■ Task ■
Work through the entries below and show every line in which "machine" is found.

Dataset entries:
-----

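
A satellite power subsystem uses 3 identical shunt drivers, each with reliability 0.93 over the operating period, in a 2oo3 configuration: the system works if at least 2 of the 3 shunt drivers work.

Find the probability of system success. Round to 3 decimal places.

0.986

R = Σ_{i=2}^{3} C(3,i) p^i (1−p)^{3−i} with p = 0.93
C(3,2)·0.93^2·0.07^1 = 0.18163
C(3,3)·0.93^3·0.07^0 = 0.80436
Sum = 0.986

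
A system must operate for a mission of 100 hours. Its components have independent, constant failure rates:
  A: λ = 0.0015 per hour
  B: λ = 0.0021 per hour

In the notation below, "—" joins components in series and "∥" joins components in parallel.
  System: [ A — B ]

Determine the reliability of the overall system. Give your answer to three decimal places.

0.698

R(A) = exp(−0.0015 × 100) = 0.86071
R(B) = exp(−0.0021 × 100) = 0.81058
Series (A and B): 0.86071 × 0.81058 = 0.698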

-----

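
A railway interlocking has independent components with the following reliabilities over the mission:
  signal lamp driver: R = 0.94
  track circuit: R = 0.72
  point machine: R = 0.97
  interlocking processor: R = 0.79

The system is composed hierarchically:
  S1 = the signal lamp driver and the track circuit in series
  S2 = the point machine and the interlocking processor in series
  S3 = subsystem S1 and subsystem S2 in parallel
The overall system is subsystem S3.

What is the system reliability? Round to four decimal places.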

-----

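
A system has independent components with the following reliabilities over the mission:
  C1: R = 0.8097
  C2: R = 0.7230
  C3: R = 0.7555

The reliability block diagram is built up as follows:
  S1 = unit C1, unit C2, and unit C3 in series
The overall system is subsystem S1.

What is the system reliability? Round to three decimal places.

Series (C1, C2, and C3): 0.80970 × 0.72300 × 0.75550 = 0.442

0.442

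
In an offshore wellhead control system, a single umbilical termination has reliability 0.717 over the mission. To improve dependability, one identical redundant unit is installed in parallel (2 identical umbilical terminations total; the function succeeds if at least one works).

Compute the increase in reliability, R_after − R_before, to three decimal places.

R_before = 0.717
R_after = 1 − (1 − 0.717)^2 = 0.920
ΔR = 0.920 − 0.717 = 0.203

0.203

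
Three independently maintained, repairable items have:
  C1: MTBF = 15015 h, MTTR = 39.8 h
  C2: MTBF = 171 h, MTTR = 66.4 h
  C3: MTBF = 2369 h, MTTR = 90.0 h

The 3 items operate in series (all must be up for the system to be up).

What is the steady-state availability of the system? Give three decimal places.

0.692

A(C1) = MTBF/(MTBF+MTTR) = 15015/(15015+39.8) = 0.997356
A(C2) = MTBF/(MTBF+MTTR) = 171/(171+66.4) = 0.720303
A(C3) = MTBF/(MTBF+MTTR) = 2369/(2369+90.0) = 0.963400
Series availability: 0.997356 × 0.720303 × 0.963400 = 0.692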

-----

■ Response area ■
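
  point machine: R = 0.97
  S2 = the point machine and the interlocking processor in series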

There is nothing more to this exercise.